# WHAT IS BEING ASKED
Set down the listing below again, exactly as written.

# RECORDED DATA
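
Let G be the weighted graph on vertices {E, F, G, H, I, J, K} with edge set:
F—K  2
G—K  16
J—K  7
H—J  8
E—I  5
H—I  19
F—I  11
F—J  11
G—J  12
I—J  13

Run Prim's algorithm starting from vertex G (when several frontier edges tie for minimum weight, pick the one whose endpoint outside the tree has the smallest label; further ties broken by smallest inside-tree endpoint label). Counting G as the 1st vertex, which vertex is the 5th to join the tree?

H

Prim, starting at G.
Step 1: frontier [G—J 12, G—K 16] → take G—J (12); add J.
Step 2: frontier [G—K 16, J—K 7, H—J 8, F—J 11, I—J 13] → take J—K (7); add K.
Step 3: frontier [H—J 8, F—J 11, I—J 13, F—K 2] → take F—K (2); add F.
Step 4: frontier [F—I 11, H—J 8, I—J 13] → take H—J (8); add H.
Step 5: frontier [F—I 11, H—I 19, I—J 13] → take F—I (11); add I.
Step 6: frontier [E—I 5] → take E—I (5); add E.
Vertex order: G, J, K, F, H, I, E. The 5th vertex is H.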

# OUTPUT FOR THIS TASK
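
Let G be the weighted graph on vertices {E, F, G, H, I, J, K} with edge set:
F—K  2
G—K  16
J—K  7
H—J  8
E—I  5
H—I  19
F—I  11
F—J  11
G—J  12
I—J  13

Run Prim's algorithm starting from vertex G (when several frontier edges tie for minimum weight, pick the one whose endpoint outside the tree has the smallest label; further ties broken by smallest inside-tree endpoint label). Counting G as the 1st vertex, which vertex is the 5th to join the tree?

H

Prim, starting at G.
Step 1: frontier [G—J 12, G—K 16] → take G—J (12); add J.
Step 2: frontier [G—K 16, J—K 7, H—J 8, F—J 11, I—J 13] → take J—K (7); add K.
Step 3: frontier [H—J 8, F—J 11, I—J 13, F—K 2] → take F—K (2); add F.
Step 4: frontier [F—I 11, H—J 8, I—J 13] → take H—J (8); add H.
Step 5: frontier [F—I 11, H—I 19, I—J 13] → take F—I (11); add I.
Step 6: frontier [E—I 5] → take E—I (5); add E.
Vertex order: G, J, K, F, H, I, E. The 5th vertex is H.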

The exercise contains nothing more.